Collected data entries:
# # # # #

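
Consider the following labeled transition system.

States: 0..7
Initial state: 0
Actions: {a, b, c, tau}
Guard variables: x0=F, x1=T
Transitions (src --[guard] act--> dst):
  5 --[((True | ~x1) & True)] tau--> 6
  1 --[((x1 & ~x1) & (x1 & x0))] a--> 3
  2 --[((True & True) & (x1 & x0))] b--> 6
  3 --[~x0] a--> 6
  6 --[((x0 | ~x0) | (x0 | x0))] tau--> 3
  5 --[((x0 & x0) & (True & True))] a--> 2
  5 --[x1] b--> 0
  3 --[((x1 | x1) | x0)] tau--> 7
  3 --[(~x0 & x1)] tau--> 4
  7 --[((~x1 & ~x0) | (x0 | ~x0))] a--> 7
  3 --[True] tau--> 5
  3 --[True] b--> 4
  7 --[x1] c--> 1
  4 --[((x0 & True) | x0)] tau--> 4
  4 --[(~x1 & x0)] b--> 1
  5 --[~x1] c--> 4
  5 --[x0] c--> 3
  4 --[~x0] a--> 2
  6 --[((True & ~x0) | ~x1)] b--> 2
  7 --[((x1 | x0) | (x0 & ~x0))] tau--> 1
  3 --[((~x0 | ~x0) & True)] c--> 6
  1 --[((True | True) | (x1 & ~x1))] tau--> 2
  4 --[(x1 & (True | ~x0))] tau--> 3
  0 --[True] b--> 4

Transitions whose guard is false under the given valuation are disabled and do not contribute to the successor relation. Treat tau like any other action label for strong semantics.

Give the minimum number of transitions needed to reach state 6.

Layered search for 6:
  Layer 0: {0}
  Layer 1: {4}
  Layer 2: {2,3}
  Layer 3: {5,6,7}
depth(6)=3, e.g. b·tau·a

Answer: 3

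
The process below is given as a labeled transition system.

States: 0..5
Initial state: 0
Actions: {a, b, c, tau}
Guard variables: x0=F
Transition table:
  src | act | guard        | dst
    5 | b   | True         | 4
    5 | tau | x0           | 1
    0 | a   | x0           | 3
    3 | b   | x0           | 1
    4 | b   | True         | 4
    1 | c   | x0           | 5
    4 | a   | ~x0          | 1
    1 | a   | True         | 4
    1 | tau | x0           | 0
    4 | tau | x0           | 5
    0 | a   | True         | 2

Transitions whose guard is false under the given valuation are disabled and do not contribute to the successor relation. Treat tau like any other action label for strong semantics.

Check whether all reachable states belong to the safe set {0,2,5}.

Answer: INVARIANT HOLDS

Analysis:
Safe = {0,2,5}
Reachable = {0,2}
  0: ok
  2: ok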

# # # # #

*What the task requires*. When you reach the end of the data above, set it all down again unchanged.

*Output*.
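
Consider the following labeled transition system.

States: 0..7
Initial state: 0
Actions: {a, b, c, tau}
Guard variables: x0=F, x1=T
Transitions (src --[guard] act--> dst):
  5 --[((True | ~x1) & True)] tau--> 6
  1 --[((x1 & ~x1) & (x1 & x0))] a--> 3
  2 --[((True & True) & (x1 & x0))] b--> 6
  3 --[~x0] a--> 6
  6 --[((x0 | ~x0) | (x0 | x0))] tau--> 3
  5 --[((x0 & x0) & (True & True))] a--> 2
  5 --[x1] b--> 0
  3 --[((x1 | x1) | x0)] tau--> 7
  3 --[(~x0 & x1)] tau--> 4
  7 --[((~x1 & ~x0) | (x0 | ~x0))] a--> 7
  3 --[True] tau--> 5
  3 --[True] b--> 4
  7 --[x1] c--> 1
  4 --[((x0 & True) | x0)] tau--> 4
  4 --[(~x1 & x0)] b--> 1
  5 --[~x1] c--> 4
  5 --[x0] c--> 3
  4 --[~x0] a--> 2
  6 --[((True & ~x0) | ~x1)] b--> 2
  7 --[((x1 | x0) | (x0 & ~x0))] tau--> 1
  3 --[((~x0 | ~x0) & True)] c--> 6
  1 --[((True | True) | (x1 & ~x1))] tau--> 2
  4 --[(x1 & (True | ~x0))] tau--> 3
  0 --[True] b--> 4

Transitions whose guard is false under the given valuation are disabled and do not contribute to the successor relation. Treat tau like any other action label for strong semantics.

Give the minimum number of transitions needed to reach state 6.

Layered search for 6:
  Layer 0: {0}
  Layer 1: {4}
  Layer 2: {2,3}
  Layer 3: {5,6,7}
depth(6)=3, e.g. b·tau·a

Answer: 3

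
The process below is given as a labeled transition system.

States: 0..5
Initial state: 0
Actions: {a, b, c, tau}
Guard variables: x0=F
Transition table:
  src | act | guard        | dst
    5 | b   | True         | 4
    5 | tau | x0           | 1
    0 | a   | x0           | 3
    3 | b   | x0           | 1
    4 | b   | True         | 4
    1 | c   | x0           | 5
    4 | a   | ~x0          | 1
    1 | a   | True         | 4
    1 | tau | x0           | 0
    4 | tau | x0           | 5
    0 | a   | True         | 2

Transitions whose guard is false under the given valuation are disabled and do not contribute to the successor relation. Treat tau like any other action label for strong semantics.

Check whether all reachable states belong to the safe set {0,2,5}.

Answer: INVARIANT HOLDS

Analysis:
Safe = {0,2,5}
Reachable = {0,2}
  0: ok
  2: ok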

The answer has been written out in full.